(Items from a data source)
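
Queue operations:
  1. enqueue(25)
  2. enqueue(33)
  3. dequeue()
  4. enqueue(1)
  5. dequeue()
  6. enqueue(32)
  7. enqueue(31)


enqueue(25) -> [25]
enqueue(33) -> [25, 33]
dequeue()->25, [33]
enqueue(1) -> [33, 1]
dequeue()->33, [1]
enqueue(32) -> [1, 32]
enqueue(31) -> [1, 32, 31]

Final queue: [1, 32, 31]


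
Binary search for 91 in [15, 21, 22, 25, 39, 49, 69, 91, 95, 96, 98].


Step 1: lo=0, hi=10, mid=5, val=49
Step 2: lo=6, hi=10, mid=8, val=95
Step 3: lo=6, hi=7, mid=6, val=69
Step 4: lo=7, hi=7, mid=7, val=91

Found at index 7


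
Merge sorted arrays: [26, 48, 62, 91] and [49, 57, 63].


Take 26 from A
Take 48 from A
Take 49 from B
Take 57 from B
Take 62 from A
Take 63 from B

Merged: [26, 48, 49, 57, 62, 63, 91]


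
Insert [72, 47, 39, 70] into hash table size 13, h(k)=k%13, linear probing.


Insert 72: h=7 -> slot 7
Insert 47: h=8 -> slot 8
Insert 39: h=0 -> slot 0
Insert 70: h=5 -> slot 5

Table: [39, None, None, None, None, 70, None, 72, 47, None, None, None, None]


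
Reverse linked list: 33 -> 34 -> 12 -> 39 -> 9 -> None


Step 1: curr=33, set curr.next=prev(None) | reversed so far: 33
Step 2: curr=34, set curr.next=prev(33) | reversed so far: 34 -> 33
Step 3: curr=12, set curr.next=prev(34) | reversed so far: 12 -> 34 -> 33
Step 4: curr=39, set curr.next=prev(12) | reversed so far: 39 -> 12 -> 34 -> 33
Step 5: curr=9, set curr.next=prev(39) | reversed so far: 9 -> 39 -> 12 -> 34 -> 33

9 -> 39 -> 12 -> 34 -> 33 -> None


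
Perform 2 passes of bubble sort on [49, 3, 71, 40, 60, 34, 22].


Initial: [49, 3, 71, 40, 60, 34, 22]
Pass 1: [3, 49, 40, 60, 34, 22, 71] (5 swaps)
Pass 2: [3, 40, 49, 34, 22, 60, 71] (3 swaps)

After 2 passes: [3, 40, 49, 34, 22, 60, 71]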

§ **WORK ITEM**:
Type out the entries exactly as they appear above.

§ **RESULT OF THE EXERCISE**:
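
Queue operations:
  1. enqueue(25)
  2. enqueue(33)
  3. dequeue()
  4. enqueue(1)
  5. dequeue()
  6. enqueue(32)
  7. enqueue(31)


enqueue(25) -> [25]
enqueue(33) -> [25, 33]
dequeue()->25, [33]
enqueue(1) -> [33, 1]
dequeue()->33, [1]
enqueue(32) -> [1, 32]
enqueue(31) -> [1, 32, 31]

Final queue: [1, 32, 31]


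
Binary search for 91 in [15, 21, 22, 25, 39, 49, 69, 91, 95, 96, 98].


Step 1: lo=0, hi=10, mid=5, val=49
Step 2: lo=6, hi=10, mid=8, val=95
Step 3: lo=6, hi=7, mid=6, val=69
Step 4: lo=7, hi=7, mid=7, val=91

Found at index 7


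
Merge sorted arrays: [26, 48, 62, 91] and [49, 57, 63].


Take 26 from A
Take 48 from A
Take 49 from B
Take 57 from B
Take 62 from A
Take 63 from B

Merged: [26, 48, 49, 57, 62, 63, 91]


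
Insert [72, 47, 39, 70] into hash table size 13, h(k)=k%13, linear probing.


Insert 72: h=7 -> slot 7
Insert 47: h=8 -> slot 8
Insert 39: h=0 -> slot 0
Insert 70: h=5 -> slot 5

Table: [39, None, None, None, None, 70, None, 72, 47, None, None, None, None]


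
Reverse linked list: 33 -> 34 -> 12 -> 39 -> 9 -> None


Step 1: curr=33, set curr.next=prev(None) | reversed so far: 33
Step 2: curr=34, set curr.next=prev(33) | reversed so far: 34 -> 33
Step 3: curr=12, set curr.next=prev(34) | reversed so far: 12 -> 34 -> 33
Step 4: curr=39, set curr.next=prev(12) | reversed so far: 39 -> 12 -> 34 -> 33
Step 5: curr=9, set curr.next=prev(39) | reversed so far: 9 -> 39 -> 12 -> 34 -> 33

9 -> 39 -> 12 -> 34 -> 33 -> None


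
Perform 2 passes of bubble sort on [49, 3, 71, 40, 60, 34, 22].


Initial: [49, 3, 71, 40, 60, 34, 22]
Pass 1: [3, 49, 40, 60, 34, 22, 71] (5 swaps)
Pass 2: [3, 40, 49, 34, 22, 60, 71] (3 swaps)

After 2 passes: [3, 40, 49, 34, 22, 60, 71]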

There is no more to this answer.